__What you are asked to do__. The data below is to be retyped exactly, line by line.

** Supplied records follows **

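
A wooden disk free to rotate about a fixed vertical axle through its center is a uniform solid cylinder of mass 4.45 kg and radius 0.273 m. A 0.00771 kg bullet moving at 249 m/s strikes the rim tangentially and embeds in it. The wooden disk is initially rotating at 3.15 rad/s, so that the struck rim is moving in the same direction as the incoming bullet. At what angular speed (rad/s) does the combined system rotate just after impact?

About the axle the impulsive forces during the collision are internal, so angular momentum about that axis is conserved.
I_p = ½(4.45)(0.273)² = 0.1658 kg·m². Taking the sense of the bullet's angular momentum as positive, L_{bullet} = m v R = (0.00771)(249)(0.273) = 0.5241 kg·m²/s.
L_i = +I_p ω_p + m v R = +(0.1658)(3.15) + 0.5241 = 1.046 kg·m²/s.
After sticking, I_f = I_p + m R² = 0.1658 + (0.00771)(0.273)² = 0.1664 kg·m².
ω_f = L_i / I_f = 1.046 / 0.1664 = 6.289 rad/s.

|ω_f| ≈ 6.29 rad/s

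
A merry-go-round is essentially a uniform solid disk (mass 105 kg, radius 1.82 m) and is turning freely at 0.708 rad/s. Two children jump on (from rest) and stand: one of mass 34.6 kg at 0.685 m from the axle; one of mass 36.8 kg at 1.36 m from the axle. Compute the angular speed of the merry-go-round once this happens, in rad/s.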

** End of Supplied records **

__Exercise response__.
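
A wooden disk free to rotate about a fixed vertical axle through its center is a uniform solid cylinder of mass 4.45 kg and radius 0.273 m. A 0.00771 kg bullet moving at 249 m/s strikes the rim tangentially and embeds in it. The wooden disk is initially rotating at 3.15 rad/s, so that the struck rim is moving in the same direction as the incoming bullet. At what angular speed (rad/s) does the combined system rotate just after impact?

About the axle the impulsive forces during the collision are internal, so angular momentum about that axis is conserved.
I_p = ½(4.45)(0.273)² = 0.1658 kg·m². Taking the sense of the bullet's angular momentum as positive, L_{bullet} = m v R = (0.00771)(249)(0.273) = 0.5241 kg·m²/s.
L_i = +I_p ω_p + m v R = +(0.1658)(3.15) + 0.5241 = 1.046 kg·m²/s.
After sticking, I_f = I_p + m R² = 0.1658 + (0.00771)(0.273)² = 0.1664 kg·m².
ω_f = L_i / I_f = 1.046 / 0.1664 = 6.289 rad/s.

|ω_f| ≈ 6.29 rad/s

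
A merry-go-round is essentially a uniform solid disk (mass 105 kg, radius 1.82 m) and is turning freely at 0.708 rad/s. Two children jump on (from rest) and stand: one of mass 34.6 kg at 0.685 m from the axle; one of mass 36.8 kg at 1.36 m from the axle. Compute the angular speed of the merry-go-round once this happens, in rad/s.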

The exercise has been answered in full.